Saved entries
▼
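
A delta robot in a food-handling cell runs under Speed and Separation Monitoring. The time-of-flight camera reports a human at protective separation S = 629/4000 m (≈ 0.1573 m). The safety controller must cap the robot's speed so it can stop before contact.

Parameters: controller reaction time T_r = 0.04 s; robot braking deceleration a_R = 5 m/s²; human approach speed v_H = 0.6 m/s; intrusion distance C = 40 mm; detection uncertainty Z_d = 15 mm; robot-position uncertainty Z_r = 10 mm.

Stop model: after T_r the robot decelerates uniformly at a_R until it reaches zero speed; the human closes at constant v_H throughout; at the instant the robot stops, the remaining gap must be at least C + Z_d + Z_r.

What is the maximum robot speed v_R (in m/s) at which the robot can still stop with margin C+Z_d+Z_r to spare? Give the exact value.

at the boundary: (1/10)·v² + (4/25)·v + (-273/4000) = 0
  disc = (4/25)² − 4·(1/10)·(-273/4000) = 529/10000 ; √disc = 23/100
  v_R = (−(4/25) + 23/100) / (2·(1/10)) = 7/20 m/s
check:
braking lasts T_s = (7/20)/5 = 0.0700 s
robot covers v_R·T_r = 0.3500·0.0400 = 0.0140 m before braking
robot covers 0.3500·0.0700 − ½·5.0000·0.0700² = 0.0123 m while stopping
human over T_r+T_s: 0.6000·(0.0400+0.0700) = 0.0660 m
residual clearance needed = 0.0400+0.0150+0.0100 = 0.0650 m
sum ≈ 0.0140+0.0123+0.0660+0.0650 ≈ 0.1573 m = S ✓

v_R_max = 7/20 m/s = 0.3500 m/s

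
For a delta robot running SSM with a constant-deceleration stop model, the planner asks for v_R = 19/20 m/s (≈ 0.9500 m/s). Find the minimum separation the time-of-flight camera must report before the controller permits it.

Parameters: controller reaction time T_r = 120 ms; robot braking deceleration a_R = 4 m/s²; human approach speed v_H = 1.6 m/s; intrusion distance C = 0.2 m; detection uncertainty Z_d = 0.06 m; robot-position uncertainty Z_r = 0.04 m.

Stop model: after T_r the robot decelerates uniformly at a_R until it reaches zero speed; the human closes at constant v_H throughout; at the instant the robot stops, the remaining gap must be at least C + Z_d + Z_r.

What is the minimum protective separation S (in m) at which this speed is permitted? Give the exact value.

S_min = 17581/16000 m = 1.0988 m

braking lasts T_s = (19/20)/4 = 0.2375 s
robot covers v_R·T_r = 0.9500·0.1200 = 0.1140 m before braking
robot under decel: 0.9500²/(2·4.0000) = 0.1128 m
person approaches 1.6000·(0.1200+0.2375) = 0.5720 m
margins: 0.2000+0.0600+0.0400 = 0.3000 m
S_min ≈ 0.1140+0.1128+0.5720+0.3000  ⇒  S_min = 17581/16000 m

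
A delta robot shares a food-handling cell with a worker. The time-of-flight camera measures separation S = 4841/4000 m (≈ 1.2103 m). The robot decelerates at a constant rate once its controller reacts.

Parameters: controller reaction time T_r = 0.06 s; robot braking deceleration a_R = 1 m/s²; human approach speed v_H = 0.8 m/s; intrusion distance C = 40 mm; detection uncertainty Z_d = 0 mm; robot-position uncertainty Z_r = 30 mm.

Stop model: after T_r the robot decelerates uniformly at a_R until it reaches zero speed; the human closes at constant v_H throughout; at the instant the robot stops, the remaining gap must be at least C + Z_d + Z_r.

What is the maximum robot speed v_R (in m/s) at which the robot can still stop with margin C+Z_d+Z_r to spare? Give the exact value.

v_R_max = 17/20 m/s = 0.8500 m/s

at the boundary: (1/2)·v² + (43/50)·v + (-4369/4000) = 0
  disc = (43/50)² − 4·(1/2)·(-4369/4000) = 29241/10000 ; √disc = 171/100
  v_R = (−(43/50) + 171/100) / (2·(1/2)) = 17/20 m/s
check:
stop time T_s = (17/20)/1 = 0.8500 s
robot in T_r: 0.8500·0.0600 = 0.0510 m
robot covers 0.8500·0.8500 − ½·1.0000·0.8500² = 0.3613 m while stopping
person approaches 0.8000·(0.0600+0.8500) = 0.7280 m
margins: 0.0400+0.0000+0.0300 = 0.0700 m
sum ≈ 0.0510+0.3613+0.7280+0.0700 ≈ 1.2103 m = S ✓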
▲
TASK STATEMENT
From the line with "Parameters: controller reaction time T_r = 0.06" through the last line of the records, set down every line exactly as written and leave out all others.

ANSWER FOR THIS EXERCISE
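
Parameters: controller reaction time T_r = 0.06 s; robot braking deceleration a_R = 1 m/s²; human approach speed v_H = 0.8 m/s; intrusion distance C = 40 mm; detection uncertainty Z_d = 0 mm; robot-position uncertainty Z_r = 30 mm.

Stop model: after T_r the robot decelerates uniformly at a_R until it reaches zero speed; the human closes at constant v_H throughout; at the instant the robot stops, the remaining gap must be at least C + Z_d + Z_r.

What is the maximum robot speed v_R (in m/s) at which the robot can still stop with margin C+Z_d+Z_r to spare? Give the exact value.

v_R_max = 17/20 m/s = 0.8500 m/s

at the boundary: (1/2)·v² + (43/50)·v + (-4369/4000) = 0
  disc = (43/50)² − 4·(1/2)·(-4369/4000) = 29241/10000 ; √disc = 171/100
  v_R = (−(43/50) + 171/100) / (2·(1/2)) = 17/20 m/s
check:
stop time T_s = (17/20)/1 = 0.8500 s
robot in T_r: 0.8500·0.0600 = 0.0510 m
robot covers 0.8500·0.8500 − ½·1.0000·0.8500² = 0.3613 m while stopping
person approaches 0.8000·(0.0600+0.8500) = 0.7280 m
margins: 0.0400+0.0000+0.0300 = 0.0700 m
sum ≈ 0.0510+0.3613+0.7280+0.0700 ≈ 1.2103 m = S ✓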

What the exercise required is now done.